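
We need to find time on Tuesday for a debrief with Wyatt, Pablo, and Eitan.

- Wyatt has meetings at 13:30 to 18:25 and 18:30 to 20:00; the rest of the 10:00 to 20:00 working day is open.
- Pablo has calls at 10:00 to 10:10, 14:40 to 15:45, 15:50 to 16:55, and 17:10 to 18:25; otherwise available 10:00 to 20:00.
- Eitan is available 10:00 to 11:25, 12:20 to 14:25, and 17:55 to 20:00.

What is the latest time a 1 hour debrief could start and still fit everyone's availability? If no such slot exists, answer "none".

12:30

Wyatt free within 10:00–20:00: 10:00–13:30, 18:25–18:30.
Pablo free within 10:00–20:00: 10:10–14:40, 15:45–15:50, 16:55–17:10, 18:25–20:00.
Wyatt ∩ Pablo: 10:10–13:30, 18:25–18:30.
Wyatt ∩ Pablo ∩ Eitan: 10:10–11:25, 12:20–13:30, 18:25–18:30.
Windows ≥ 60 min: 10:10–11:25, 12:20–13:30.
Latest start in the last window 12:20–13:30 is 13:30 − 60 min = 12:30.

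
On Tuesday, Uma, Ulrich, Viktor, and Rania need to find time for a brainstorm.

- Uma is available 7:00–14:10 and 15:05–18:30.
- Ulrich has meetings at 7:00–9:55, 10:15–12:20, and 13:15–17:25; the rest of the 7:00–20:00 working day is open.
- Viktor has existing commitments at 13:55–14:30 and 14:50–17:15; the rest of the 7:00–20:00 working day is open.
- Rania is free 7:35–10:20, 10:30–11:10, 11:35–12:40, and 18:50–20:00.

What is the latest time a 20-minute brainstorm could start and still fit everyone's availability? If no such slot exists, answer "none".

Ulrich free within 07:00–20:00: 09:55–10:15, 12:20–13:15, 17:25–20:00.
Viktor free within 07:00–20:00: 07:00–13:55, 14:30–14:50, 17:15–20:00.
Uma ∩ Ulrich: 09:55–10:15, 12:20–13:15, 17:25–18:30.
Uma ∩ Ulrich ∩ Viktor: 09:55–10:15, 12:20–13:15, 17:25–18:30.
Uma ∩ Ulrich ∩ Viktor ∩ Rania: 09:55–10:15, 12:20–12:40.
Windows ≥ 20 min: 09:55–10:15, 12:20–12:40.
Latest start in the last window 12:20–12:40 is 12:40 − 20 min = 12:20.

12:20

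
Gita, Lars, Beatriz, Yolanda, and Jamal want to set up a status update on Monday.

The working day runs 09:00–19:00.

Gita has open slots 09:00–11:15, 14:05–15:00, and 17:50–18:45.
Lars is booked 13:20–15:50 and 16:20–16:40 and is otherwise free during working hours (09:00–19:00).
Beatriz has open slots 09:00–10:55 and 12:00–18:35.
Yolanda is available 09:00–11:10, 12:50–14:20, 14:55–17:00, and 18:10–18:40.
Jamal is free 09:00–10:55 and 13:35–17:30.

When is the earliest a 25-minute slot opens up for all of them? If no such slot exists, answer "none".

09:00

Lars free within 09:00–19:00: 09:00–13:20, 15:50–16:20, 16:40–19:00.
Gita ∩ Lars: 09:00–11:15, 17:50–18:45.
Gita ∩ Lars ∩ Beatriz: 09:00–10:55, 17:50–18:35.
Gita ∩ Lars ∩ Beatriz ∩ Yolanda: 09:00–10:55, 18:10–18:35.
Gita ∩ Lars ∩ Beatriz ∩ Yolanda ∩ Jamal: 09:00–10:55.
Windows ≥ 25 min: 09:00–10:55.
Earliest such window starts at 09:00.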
* * * * * * *
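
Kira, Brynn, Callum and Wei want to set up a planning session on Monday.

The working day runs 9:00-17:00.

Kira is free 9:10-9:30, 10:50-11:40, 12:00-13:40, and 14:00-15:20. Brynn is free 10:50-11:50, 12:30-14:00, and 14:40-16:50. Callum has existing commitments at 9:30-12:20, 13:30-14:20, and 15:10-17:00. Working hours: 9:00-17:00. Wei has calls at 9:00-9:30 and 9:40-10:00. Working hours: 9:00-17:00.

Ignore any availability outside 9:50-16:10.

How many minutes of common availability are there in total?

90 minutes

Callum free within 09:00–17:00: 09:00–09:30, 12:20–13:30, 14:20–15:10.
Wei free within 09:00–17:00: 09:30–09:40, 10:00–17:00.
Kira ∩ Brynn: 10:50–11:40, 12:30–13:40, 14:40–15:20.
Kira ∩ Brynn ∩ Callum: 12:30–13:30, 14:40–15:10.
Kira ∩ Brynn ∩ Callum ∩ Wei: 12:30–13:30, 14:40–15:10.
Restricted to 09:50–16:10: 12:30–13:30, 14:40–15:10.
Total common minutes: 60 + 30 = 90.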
* * * * * * *
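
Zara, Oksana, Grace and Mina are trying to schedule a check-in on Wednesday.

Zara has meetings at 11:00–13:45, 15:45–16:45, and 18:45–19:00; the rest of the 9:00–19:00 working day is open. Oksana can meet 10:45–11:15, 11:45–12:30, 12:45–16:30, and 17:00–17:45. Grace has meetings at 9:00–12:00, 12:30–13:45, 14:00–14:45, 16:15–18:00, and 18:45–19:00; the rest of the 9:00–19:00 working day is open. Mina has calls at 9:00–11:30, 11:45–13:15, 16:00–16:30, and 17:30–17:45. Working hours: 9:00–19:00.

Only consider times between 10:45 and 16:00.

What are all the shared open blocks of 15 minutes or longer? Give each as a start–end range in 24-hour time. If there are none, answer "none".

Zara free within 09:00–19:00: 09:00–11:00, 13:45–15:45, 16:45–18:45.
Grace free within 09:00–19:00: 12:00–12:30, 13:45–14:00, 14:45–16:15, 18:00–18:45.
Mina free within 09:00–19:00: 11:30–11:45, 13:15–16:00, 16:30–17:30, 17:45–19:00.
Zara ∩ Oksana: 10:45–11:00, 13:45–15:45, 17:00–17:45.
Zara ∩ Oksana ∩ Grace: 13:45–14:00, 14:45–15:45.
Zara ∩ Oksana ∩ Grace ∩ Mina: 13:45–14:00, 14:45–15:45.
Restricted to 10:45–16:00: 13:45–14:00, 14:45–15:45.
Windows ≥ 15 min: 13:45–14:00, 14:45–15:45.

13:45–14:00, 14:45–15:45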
* * * * * * *
**WHAT YOU SHOULD DO**
Only the lines above from the line containing "What is the latest time a 1" through the line containing "- Rania is free" should be retyped, exactly and with both ends included.

**RESULT OF THIS TASK**
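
What is the latest time a 1 hour debrief could start and still fit everyone's availability? If no such slot exists, answer "none".

12:30

Wyatt free within 10:00–20:00: 10:00–13:30, 18:25–18:30.
Pablo free within 10:00–20:00: 10:10–14:40, 15:45–15:50, 16:55–17:10, 18:25–20:00.
Wyatt ∩ Pablo: 10:10–13:30, 18:25–18:30.
Wyatt ∩ Pablo ∩ Eitan: 10:10–11:25, 12:20–13:30, 18:25–18:30.
Windows ≥ 60 min: 10:10–11:25, 12:20–13:30.
Latest start in the last window 12:20–13:30 is 13:30 − 60 min = 12:30.

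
On Tuesday, Uma, Ulrich, Viktor, and Rania need to find time for a brainstorm.

- Uma is available 7:00–14:10 and 15:05–18:30.
- Ulrich has meetings at 7:00–9:55, 10:15–12:20, and 13:15–17:25; the rest of the 7:00–20:00 working day is open.
- Viktor has existing commitments at 13:55–14:30 and 14:50–17:15; the rest of the 7:00–20:00 working day is open.
- Rania is free 7:35–10:20, 10:30–11:10, 11:35–12:40, and 18:50–20:00.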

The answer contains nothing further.